* EXERCISE DIRECTIONS *
The entire listing below is to be reproduced exactly.

· · ·

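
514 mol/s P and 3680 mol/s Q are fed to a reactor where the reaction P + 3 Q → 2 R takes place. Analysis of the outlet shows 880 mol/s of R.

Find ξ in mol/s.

For R: n = n₀ + 2ξ → 880 = 0 + 2ξ, giving ξ = 440 mol/s.
Outlet amounts (n = n₀ + ν ξ):
  P: 514 − 1(440) = 74
  Q: 3680 − 3(440) = 2360
  R: 0 + 2(440) = 880

ξ = 440 mol/s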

· · ·

* ANSWER AREA *
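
514 mol/s P and 3680 mol/s Q are fed to a reactor where the reaction P + 3 Q → 2 R takes place. Analysis of the outlet shows 880 mol/s of R.

Find ξ in mol/s.

For R: n = n₀ + 2ξ → 880 = 0 + 2ξ, giving ξ = 440 mol/s.
Outlet amounts (n = n₀ + ν ξ):
  P: 514 − 1(440) = 74
  Q: 3680 − 3(440) = 2360
  R: 0 + 2(440) = 880

ξ = 440 mol/s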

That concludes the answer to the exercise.